WHAT TO WORK ON. For the data below, please report each line where the word "which" is found.

START RECORDS SHOWN

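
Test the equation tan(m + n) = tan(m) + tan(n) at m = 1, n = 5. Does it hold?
Fails

Substituting m = 1, n = 5:

LHS = tan(1 + 5) = tan(6) ≈ -0.291
RHS = tan(1) + tan(5) ≈ -1.823

LHS ≠ RHS, so the equation does not hold at this point.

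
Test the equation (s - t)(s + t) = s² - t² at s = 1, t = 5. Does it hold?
Holds

Substituting s = 1, t = 5:

LHS = (1 - 5)(1 + 5) = -24
RHS = 1² - 5² = -24

LHS = RHS, so the equation holds at this point.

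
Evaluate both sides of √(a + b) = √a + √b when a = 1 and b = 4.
LHS = √(1 + 4) = √(5) ≈ 2.236
RHS = √1 + √4 = 3

LHS ≠ RHS (they differ by about 0.7639), so the equation does not hold here.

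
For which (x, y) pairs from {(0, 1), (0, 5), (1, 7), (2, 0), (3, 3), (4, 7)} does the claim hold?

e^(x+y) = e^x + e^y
Testing each pair:
(0, 1): LHS = e ≈ 2.718, RHS = 1 + e ≈ 3.718 → fails
(0, 5): LHS = e^5 ≈ 148.4, RHS = 1 + e^5 ≈ 149.4 → fails
(1, 7): LHS = e^8 ≈ 2981, RHS = e + e^7 ≈ 1099 → fails
(2, 0): LHS = e^2 ≈ 7.389, RHS = 1 + e^2 ≈ 8.389 → fails
(3, 3): LHS = e^6 ≈ 403.4, RHS = 2·e^3 ≈ 40.17 → fails
(4, 7): LHS = e^11 ≈ 59874.1, RHS = e^4 + e^7 ≈ 1151 → fails

No pair satisfies the claim.

Answer: None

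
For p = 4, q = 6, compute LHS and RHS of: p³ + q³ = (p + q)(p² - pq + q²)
LHS = 4³ + 6³ = 280
RHS = (4 + 6)(4² - 4·6 + 6²) = 280

LHS = RHS: the two sides agree.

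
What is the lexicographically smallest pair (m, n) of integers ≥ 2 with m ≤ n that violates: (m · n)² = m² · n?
Substituting (2, 2) into the claim:
LHS = (2 · 2)² = 16
RHS = 2² · 2 = 8

Since LHS ≠ RHS, this pair disproves the claim, and no lexicographically smaller pair (m ≤ n, integers ≥ 2) does.

For instance (3, 5) is also a counterexample (LHS = 225, RHS = 45), but it's lexicographically larger.

Answer: (m, n) = (2, 2)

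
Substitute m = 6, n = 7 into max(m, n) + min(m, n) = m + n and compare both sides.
LHS = max(6, 7) + min(6, 7) = 13
RHS = 6 + 7 = 13

LHS = RHS: the two sides agree.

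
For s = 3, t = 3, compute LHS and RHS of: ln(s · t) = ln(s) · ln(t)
LHS = ln(3 · 3) = ln(9) ≈ 2.197
RHS = ln(3) · ln(3) = ln(3)² ≈ 1.207

LHS ≠ RHS (they differ by about 0.9903), so the equation does not hold here.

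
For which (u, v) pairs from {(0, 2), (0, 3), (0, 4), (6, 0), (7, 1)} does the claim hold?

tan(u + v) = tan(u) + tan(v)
Testing each pair:
(0, 2): LHS = tan(2) ≈ -2.185, RHS = tan(2) ≈ -2.185 → holds
(0, 3): LHS = tan(3) ≈ -0.1425, RHS = tan(3) ≈ -0.1425 → holds
(0, 4): LHS = tan(4) ≈ 1.158, RHS = tan(4) ≈ 1.158 → holds
(6, 0): LHS = tan(6) ≈ -0.291, RHS = tan(6) ≈ -0.291 → holds
(7, 1): LHS = tan(8) ≈ -6.8, RHS = tan(7) + tan(1) ≈ 2.429 → fails

4 of 5 pairs satisfy the claim.

Answer: (0, 2), (0, 3), (0, 4), (6, 0)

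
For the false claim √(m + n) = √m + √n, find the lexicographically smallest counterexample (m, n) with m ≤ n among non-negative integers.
(m, n) = (1, 1)

At (0, 7): both sides equal √(7) ≈ 2.646, so it holds there.

Substituting (1, 1) into the claim:
LHS = √(1 + 1) = √(2) ≈ 1.414
RHS = √1 + √1 = 2

Since LHS ≠ RHS, this pair disproves the claim, and no lexicographically smaller pair (m ≤ n, non-negative integers) does.

For instance (4, 5) is also a counterexample (LHS = 3, RHS = 2 + √(5) ≈ 4.236), but it's lexicographically larger.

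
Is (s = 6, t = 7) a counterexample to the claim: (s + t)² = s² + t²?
Yes

Substituting s = 6, t = 7:
LHS = (6 + 7)² = 169
RHS = 6² + 7² = 85

Since LHS ≠ RHS, this pair disproves the claim.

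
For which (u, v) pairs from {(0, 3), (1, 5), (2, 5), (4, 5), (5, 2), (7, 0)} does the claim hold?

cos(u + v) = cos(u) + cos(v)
Testing each pair:
(0, 3): LHS = cos(3) ≈ -0.99, RHS = cos(3) + 1 ≈ 0.01001 → fails
(1, 5): LHS = cos(6) ≈ 0.9602, RHS = cos(5) + cos(1) ≈ 0.824 → fails
(2, 5): LHS = cos(7) ≈ 0.7539, RHS = cos(2) + cos(5) ≈ -0.1325 → fails
(4, 5): LHS = cos(9) ≈ -0.9111, RHS = cos(4) + cos(5) ≈ -0.37 → fails
(5, 2): LHS = cos(7) ≈ 0.7539, RHS = cos(2) + cos(5) ≈ -0.1325 → fails
(7, 0): LHS = cos(7) ≈ 0.7539, RHS = cos(7) + 1 ≈ 1.754 → fails

No pair satisfies the claim.

Answer: None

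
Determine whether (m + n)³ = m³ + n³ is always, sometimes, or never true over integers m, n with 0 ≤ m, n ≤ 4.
Sometimes true

It holds at (m, n) = (4, 0) (both sides equal 64), but fails at (m, n) = (2, 1) (LHS = 27, RHS = 9).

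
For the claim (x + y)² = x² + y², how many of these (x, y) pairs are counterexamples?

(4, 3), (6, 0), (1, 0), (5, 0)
1

Testing each pair:
(4, 3): LHS = 49, RHS = 25 → counterexample
(6, 0): LHS = 36, RHS = 36 → satisfies claim
(1, 0): LHS = 1, RHS = 1 → satisfies claim
(5, 0): LHS = 25, RHS = 25 → satisfies claim

That makes 1 counterexample.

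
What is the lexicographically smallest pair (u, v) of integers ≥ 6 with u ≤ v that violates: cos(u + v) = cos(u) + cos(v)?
Substituting (6, 6) into the claim:
LHS = cos(6 + 6) = cos(12) ≈ 0.8439
RHS = cos(6) + cos(6) = 2·cos(6) ≈ 1.92

Since LHS ≠ RHS, this pair disproves the claim, and no lexicographically smaller pair (u ≤ v, integers ≥ 6) does.

For instance (9, 9) is also a counterexample (LHS = cos(18) ≈ 0.6603, RHS = 2·cos(9) ≈ -1.822), but it's lexicographically larger.

Answer: (u, v) = (6, 6)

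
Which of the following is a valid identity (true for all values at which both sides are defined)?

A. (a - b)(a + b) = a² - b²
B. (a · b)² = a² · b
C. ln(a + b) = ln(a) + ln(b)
A: holds — e.g. at (1, 3), both sides equal -8.
B: fails at (5, 5) — LHS = 625, RHS = 125.
C: fails at (2, 7) — LHS = ln(9) ≈ 2.197, RHS = ln(2) + ln(7) ≈ 2.639.

Answer: A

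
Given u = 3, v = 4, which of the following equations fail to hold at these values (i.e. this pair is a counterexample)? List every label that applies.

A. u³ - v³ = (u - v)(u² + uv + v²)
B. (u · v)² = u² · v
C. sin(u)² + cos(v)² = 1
B, C

Evaluating each claim at the given values:
A. LHS = -37, RHS = -37 → holds here (LHS = RHS)
B. LHS = 144, RHS = 36 → fails here (LHS ≠ RHS)
C. LHS = sin(3)² + cos(4)² ≈ 0.4472, RHS = 1 → fails here (LHS ≠ RHS)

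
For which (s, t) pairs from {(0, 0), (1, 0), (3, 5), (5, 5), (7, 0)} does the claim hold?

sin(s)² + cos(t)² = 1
(0, 0), (5, 5)

Testing each pair:
(0, 0): LHS = 1, RHS = 1 → holds
(1, 0): LHS = sin(1)² + 1 ≈ 1.708, RHS = 1 → fails
(3, 5): LHS = sin(3)² + cos(5)² ≈ 0.1004, RHS = 1 → fails
(5, 5): LHS = cos(5)² + sin(5)² = 1, RHS = 1 → holds
(7, 0): LHS = sin(7)² + 1 ≈ 1.432, RHS = 1 → fails

2 of 5 pairs satisfy the claim.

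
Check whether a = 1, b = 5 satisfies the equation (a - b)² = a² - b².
Fails

Substituting a = 1, b = 5:

LHS = (1 - 5)² = 16
RHS = 1² - 5² = -24

LHS ≠ RHS, so the equation does not hold at this point.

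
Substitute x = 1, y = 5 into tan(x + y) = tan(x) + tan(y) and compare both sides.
LHS = tan(1 + 5) = tan(6) ≈ -0.291
RHS = tan(1) + tan(5) ≈ -1.823

LHS ≠ RHS (they differ by about 1.532), so the equation does not hold here.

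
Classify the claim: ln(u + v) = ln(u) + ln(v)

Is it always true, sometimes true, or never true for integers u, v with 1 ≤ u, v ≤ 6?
It holds at (u, v) = (2, 2) (both sides equal ln(4) ≈ 1.386), but fails at (u, v) = (1, 3) (LHS = ln(4) ≈ 1.386, RHS = ln(3) ≈ 1.099).

Answer: Sometimes true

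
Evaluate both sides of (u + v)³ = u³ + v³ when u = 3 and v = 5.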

END RECORDS SHOWN

OUTPUT OF THE TASK.
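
For which (x, y) pairs from {(0, 1), (0, 5), (1, 7), (2, 0), (3, 3), (4, 7)} does the claim hold?
For which (u, v) pairs from {(0, 2), (0, 3), (0, 4), (6, 0), (7, 1)} does the claim hold?
For which (u, v) pairs from {(0, 3), (1, 5), (2, 5), (4, 5), (5, 2), (7, 0)} does the claim hold?
Which of the following is a valid identity (true for all values at which both sides are defined)?
Given u = 3, v = 4, which of the following equations fail to hold at these values (i.e. this pair is a counterexample)? List every label that applies.
For which (s, t) pairs from {(0, 0), (1, 0), (3, 5), (5, 5), (7, 0)} does the claim hold?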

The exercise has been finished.